• WORK REQUEST:
Repeat all of the data exactly. Leave nothing out.

• GIVEN DATA:
------------------------------------------------
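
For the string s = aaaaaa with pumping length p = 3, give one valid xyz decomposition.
x = 'aa', y = 'a', z = 'aaa'

For s = aaaaaa and p = 3, one valid decomposition is:
- x = 'aa' (length 2)
- y = 'a' (length 1)
- z = 'aaa' (length 3)

Verification:
- xyz = 'aa' + 'a' + 'aaa' = aaaaaa ✓
- |xy| = 3 ≤ 3 ✓
- |y| = 1 > 0 ✓

All pumping lemma constraints are satisfied.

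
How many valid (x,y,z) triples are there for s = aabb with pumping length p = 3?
6

For s = 'aabb' with pumping length p = 3:

Constraints: |xy| ≤ 3, |y| > 0

Valid decompositions (|xy| ≤ p, |y| ≥ 1):
  • x='', y='a', z='abb'
  • x='a', y='a', z='bb'
  • x='', y='aa', z='bb'
  • x='aa', y='b', z='b'
  • x='a', y='ab', z='b'
  • x='', y='aab', z='b'

Total count: 6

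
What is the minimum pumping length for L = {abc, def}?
p = 4

For a finite language L, the pumping lemma holds vacuously if p > max|s| for s ∈ L.

The longest string in L = {abc, def} has length 3.
If p = 4, then no string s ∈ L has |s| ≥ p, so the condition is vacuously true.

The minimum pumping length is p = 4.

Why no smaller p works: for any p ≤ 3, the longest string s ∈ L has |s| = 3 ≥ p, so it would
have to be pumpable; but pumping up (i = 2, 3, ...) produces ever longer strings, which cannot all lie in the
finite language L. So the pumping property fails for every p ≤ 3.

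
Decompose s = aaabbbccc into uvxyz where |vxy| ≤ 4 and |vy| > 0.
u='aa', v='a', x='bb', y='b', z='ccc'

For s = aaabbbccc with pumping length p = 4:

One valid decomposition:
- u = 'aa'
- v = 'a'
- x = 'bb'
- y = 'b'
- z = 'ccc'

Verification:
- uvxyz = 'aa' + 'a' + 'bb' + 'b' + 'ccc' = aaabbbccc ✓
- |vxy| = |'abbb'| = 4 ≤ 4 ✓
- |vy| = |'ab'| = 2 > 0 ✓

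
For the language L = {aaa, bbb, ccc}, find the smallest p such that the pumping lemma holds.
p = 4

For a finite language L, the pumping lemma holds vacuously if p > max|s| for s ∈ L.

The longest string in L = {aaa, bbb, ccc} has length 3.
If p = 4, then no string s ∈ L has |s| ≥ p, so the condition is vacuously true.

The minimum pumping length is p = 4.

Why no smaller p works: for any p ≤ 3, the longest string s ∈ L has |s| = 3 ≥ p, so it would
have to be pumpable; but pumping up (i = 2, 3, ...) produces ever longer strings, which cannot all lie in the
finite language L. So the pumping property fails for every p ≤ 3.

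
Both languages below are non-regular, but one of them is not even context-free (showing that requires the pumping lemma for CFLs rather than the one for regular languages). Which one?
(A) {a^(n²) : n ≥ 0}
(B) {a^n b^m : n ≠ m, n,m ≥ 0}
(A) {a^(n²) : n ≥ 0}

(A) {a^(n²) : n ≥ 0} requires the CFL pumping lemma.

- {a^n b^m : n ≠ m, n,m ≥ 0} is context-free (but not regular)
  • Can be shown non-regular with the regular pumping lemma
  • After pumping a's, we can make n = m

- {a^(n²) : n ≥ 0} is NOT context-free
  • Requires the CFL pumping lemma to prove
  • Gaps between squares grow unboundedly

The CFL pumping lemma is "stronger" in that it can prove non-membership
in the larger class of context-free languages.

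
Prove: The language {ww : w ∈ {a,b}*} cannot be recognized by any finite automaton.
Assume for contradiction that L is regular, and let p ≥ 1 be the pumping length given by the pumping lemma.
Choose s = a^p b a^p b. Then s ∈ L (take w = a^p b) and |s| = 2p + 2 ≥ p.
By the pumping lemma, s = xyz for some x, y, z with |xy| ≤ p, |y| ≥ 1, and xy^i z ∈ L for every i ≥ 0.
Since |xy| ≤ p and the first p symbols of s are all a's, y = a^k for some k with 1 ≤ k ≤ p.

Take i = 2: t = xy²z = a^(p + k) b a^p b.
Suppose t = uu for some string u. The string t contains exactly two b's and ends in b, so u contains exactly one b and ends in b; hence u = a^j b for some j, and uu = a^j b a^j b. Comparing with t = a^(p + k) b a^p b forces j = p + k (first block) and j = p (second block), which is impossible since k ≥ 1. So t ∉ L.

This contradicts the pumping lemma, which requires xy^i z ∈ L for all i ≥ 0.
Hence L = {ww : w ∈ {a,b}*} is not regular. ∎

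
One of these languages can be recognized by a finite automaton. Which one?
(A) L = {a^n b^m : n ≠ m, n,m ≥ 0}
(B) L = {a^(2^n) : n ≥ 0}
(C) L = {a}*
(C) {a}*

(C) L = {a}* is regular.

This can be recognized by a finite automaton (DFA/NFA).
Regular expressions like {a}* define regular languages.

The other choices are not regular:
- {a^n b^m : n ≠ m, n,m ≥ 0}: After pumping a's, we can make n = m
- {a^(2^n) : n ≥ 0}: After pumping, length is no longer a power of 2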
------------------------------------------------
• RESULT OF THE EXERCISE:
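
For the string s = aaaaaa with pumping length p = 3, give one valid xyz decomposition.
x = 'aa', y = 'a', z = 'aaa'

For s = aaaaaa and p = 3, one valid decomposition is:
- x = 'aa' (length 2)
- y = 'a' (length 1)
- z = 'aaa' (length 3)

Verification:
- xyz = 'aa' + 'a' + 'aaa' = aaaaaa ✓
- |xy| = 3 ≤ 3 ✓
- |y| = 1 > 0 ✓

All pumping lemma constraints are satisfied.

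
How many valid (x,y,z) triples are there for s = aabb with pumping length p = 3?
6

For s = 'aabb' with pumping length p = 3:

Constraints: |xy| ≤ 3, |y| > 0

Valid decompositions (|xy| ≤ p, |y| ≥ 1):
  • x='', y='a', z='abb'
  • x='a', y='a', z='bb'
  • x='', y='aa', z='bb'
  • x='aa', y='b', z='b'
  • x='a', y='ab', z='b'
  • x='', y='aab', z='b'

Total count: 6

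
What is the minimum pumping length for L = {abc, def}?
p = 4

For a finite language L, the pumping lemma holds vacuously if p > max|s| for s ∈ L.

The longest string in L = {abc, def} has length 3.
If p = 4, then no string s ∈ L has |s| ≥ p, so the condition is vacuously true.

The minimum pumping length is p = 4.

Why no smaller p works: for any p ≤ 3, the longest string s ∈ L has |s| = 3 ≥ p, so it would
have to be pumpable; but pumping up (i = 2, 3, ...) produces ever longer strings, which cannot all lie in the
finite language L. So the pumping property fails for every p ≤ 3.

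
Decompose s = aaabbbccc into uvxyz where |vxy| ≤ 4 and |vy| > 0.
u='aa', v='a', x='bb', y='b', z='ccc'

For s = aaabbbccc with pumping length p = 4:

One valid decomposition:
- u = 'aa'
- v = 'a'
- x = 'bb'
- y = 'b'
- z = 'ccc'

Verification:
- uvxyz = 'aa' + 'a' + 'bb' + 'b' + 'ccc' = aaabbbccc ✓
- |vxy| = |'abbb'| = 4 ≤ 4 ✓
- |vy| = |'ab'| = 2 > 0 ✓

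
For the language L = {aaa, bbb, ccc}, find the smallest p such that the pumping lemma holds.
p = 4

For a finite language L, the pumping lemma holds vacuously if p > max|s| for s ∈ L.

The longest string in L = {aaa, bbb, ccc} has length 3.
If p = 4, then no string s ∈ L has |s| ≥ p, so the condition is vacuously true.

The minimum pumping length is p = 4.

Why no smaller p works: for any p ≤ 3, the longest string s ∈ L has |s| = 3 ≥ p, so it would
have to be pumpable; but pumping up (i = 2, 3, ...) produces ever longer strings, which cannot all lie in the
finite language L. So the pumping property fails for every p ≤ 3.

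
Both languages below are non-regular, but one of them is not even context-free (showing that requires the pumping lemma for CFLs rather than the one for regular languages). Which one?
(A) {a^(n²) : n ≥ 0}
(B) {a^n b^m : n ≠ m, n,m ≥ 0}
(A) {a^(n²) : n ≥ 0}

(A) {a^(n²) : n ≥ 0} requires the CFL pumping lemma.

- {a^n b^m : n ≠ m, n,m ≥ 0} is context-free (but not regular)
  • Can be shown non-regular with the regular pumping lemma
  • After pumping a's, we can make n = m

- {a^(n²) : n ≥ 0} is NOT context-free
  • Requires the CFL pumping lemma to prove
  • Gaps between squares grow unboundedly

The CFL pumping lemma is "stronger" in that it can prove non-membership
in the larger class of context-free languages.

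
Prove: The language {ww : w ∈ {a,b}*} cannot be recognized by any finite automaton.
Assume for contradiction that L is regular, and let p ≥ 1 be the pumping length given by the pumping lemma.
Choose s = a^p b a^p b. Then s ∈ L (take w = a^p b) and |s| = 2p + 2 ≥ p.
By the pumping lemma, s = xyz for some x, y, z with |xy| ≤ p, |y| ≥ 1, and xy^i z ∈ L for every i ≥ 0.
Since |xy| ≤ p and the first p symbols of s are all a's, y = a^k for some k with 1 ≤ k ≤ p.

Take i = 2: t = xy²z = a^(p + k) b a^p b.
Suppose t = uu for some string u. The string t contains exactly two b's and ends in b, so u contains exactly one b and ends in b; hence u = a^j b for some j, and uu = a^j b a^j b. Comparing with t = a^(p + k) b a^p b forces j = p + k (first block) and j = p (second block), which is impossible since k ≥ 1. So t ∉ L.

This contradicts the pumping lemma, which requires xy^i z ∈ L for all i ≥ 0.
Hence L = {ww : w ∈ {a,b}*} is not regular. ∎

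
One of these languages can be recognized by a finite automaton. Which one?
(A) L = {a^n b^m : n ≠ m, n,m ≥ 0}
(B) L = {a^(2^n) : n ≥ 0}
(C) L = {a}*
(C) {a}*

(C) L = {a}* is regular.

This can be recognized by a finite automaton (DFA/NFA).
Regular expressions like {a}* define regular languages.

The other choices are not regular:
- {a^n b^m : n ≠ m, n,m ≥ 0}: After pumping a's, we can make n = m
- {a^(2^n) : n ≥ 0}: After pumping, length is no longer a power of 2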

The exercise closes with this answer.